§ Problem statement:
Look through the records below, and whenever a line contains "sector", copy it.

§ Extracted entries:
=======

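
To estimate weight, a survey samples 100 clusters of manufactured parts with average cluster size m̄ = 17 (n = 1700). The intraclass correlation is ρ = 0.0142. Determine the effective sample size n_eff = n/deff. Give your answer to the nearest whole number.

deff = 1 + (17 − 1)·0.0142 = 1 + 0.2272 = 1.2272.
n_eff = 1700 / 1.2272 = 1385.

1385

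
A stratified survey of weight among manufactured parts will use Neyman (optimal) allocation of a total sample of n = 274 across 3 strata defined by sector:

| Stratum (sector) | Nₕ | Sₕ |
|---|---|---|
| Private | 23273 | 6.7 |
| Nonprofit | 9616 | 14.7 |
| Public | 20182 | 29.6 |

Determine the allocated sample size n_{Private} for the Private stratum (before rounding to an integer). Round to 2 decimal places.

Neyman allocation: nₕ = n·NₕSₕ / Σⱼ NⱼSⱼ.
Σ NⱼSⱼ = 23273·6.7 + 9616·14.7 + 20182·29.6 = 894671.5.
n_{Private} = 274·23273·6.7 / 894671.5 = 47.75.

47.75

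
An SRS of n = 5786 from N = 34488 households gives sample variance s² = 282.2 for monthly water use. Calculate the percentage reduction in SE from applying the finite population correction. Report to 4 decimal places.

f = n/N = 5786/34488 = 0.16776850.
SE_no-fpc = √(s²/n) = 0.22084587; SE_fpc = √((1−f)s²/n) = 0.20147045.
Ratio = √(1−f) = 0.91226723. Reduction = 100·(1 − 0.91226723) = 8.7733%.

8.7733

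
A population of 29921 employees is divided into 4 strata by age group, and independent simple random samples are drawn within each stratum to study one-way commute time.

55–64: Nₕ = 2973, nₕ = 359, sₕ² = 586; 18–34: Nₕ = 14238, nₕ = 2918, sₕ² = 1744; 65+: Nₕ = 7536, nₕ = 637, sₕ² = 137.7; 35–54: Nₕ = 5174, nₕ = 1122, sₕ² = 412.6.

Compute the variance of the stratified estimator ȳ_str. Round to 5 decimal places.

0.14293

Var(ȳ_str) = Σₕ Wₕ²(1 − fₕ)sₕ²/nₕ with Wₕ = Nₕ/N, N = 29921.
55–64: Wₕ = 0.09936165; term = 0.09936165²·(1 − 0.12075345)·586/359 = 0.0141694.
18–34: Wₕ = 0.47585308; term = 0.47585308²·(1 − 0.20494451)·1744/2918 = 0.10759805.
65+: Wₕ = 0.25186324; term = 0.25186324²·(1 − 0.08452760)·137.7/637 = 0.01255363.
35–54: Wₕ = 0.17292203; term = 0.17292203²·(1 − 0.21685350)·412.6/1122 = 0.0086115241.
Sum = 0.1429326.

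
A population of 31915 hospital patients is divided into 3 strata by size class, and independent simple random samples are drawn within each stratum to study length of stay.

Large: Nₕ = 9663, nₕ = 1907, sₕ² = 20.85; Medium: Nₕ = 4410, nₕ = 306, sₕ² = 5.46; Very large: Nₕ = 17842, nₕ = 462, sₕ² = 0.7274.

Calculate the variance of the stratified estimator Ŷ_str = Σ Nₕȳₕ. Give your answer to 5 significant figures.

Var(Ŷ_str) = Σₕ Nₕ²(1 − fₕ)sₕ²/nₕ.
Large: 9663²·(1 − 1907/9663)·20.85/1907 = 819417.33.
Medium: 4410²·(1 − 306/4410)·5.46/306 = 322936.52.
Very large: 17842²·(1 − 462/17842)·0.7274/462 = 488230.19.
Sum = 1.630584 × 10^6.

1.6306 × 10^6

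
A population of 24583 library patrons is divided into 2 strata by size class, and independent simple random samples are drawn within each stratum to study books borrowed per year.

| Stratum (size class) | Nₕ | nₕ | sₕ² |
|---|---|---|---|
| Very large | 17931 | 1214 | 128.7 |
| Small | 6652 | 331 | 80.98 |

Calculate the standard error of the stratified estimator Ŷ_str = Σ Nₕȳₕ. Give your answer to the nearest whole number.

Var(Ŷ_str) = Σₕ Nₕ²(1 − fₕ)sₕ²/nₕ.
Very large: 17931²·(1 − 1214/17931)·128.7/1214 = 3.1777718 × 10^7.
Small: 6652²·(1 − 331/6652)·80.98/331 = 1.0286978 × 10^7.
Sum = 4.2064696 × 10^7.
SE = √(4.2064696 × 10^7) = 6486.

6486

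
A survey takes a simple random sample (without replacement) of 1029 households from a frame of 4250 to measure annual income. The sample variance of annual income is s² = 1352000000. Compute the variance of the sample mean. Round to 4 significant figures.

Under SRS without replacement, Var(ȳ) = (1 − f)·s²/n with f = n/N = 1029/4250 = 0.24211765.
Var(ȳ) = (1 − 0.24211765)·1352000000/1029 = 0.75788235·1.313897 × 10^6 = 995779.34.

995800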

=======

§ Answer space:
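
A stratified survey of weight among manufactured parts will use Neyman (optimal) allocation of a total sample of n = 274 across 3 strata defined by sector:
| Stratum (sector) | Nₕ | Sₕ |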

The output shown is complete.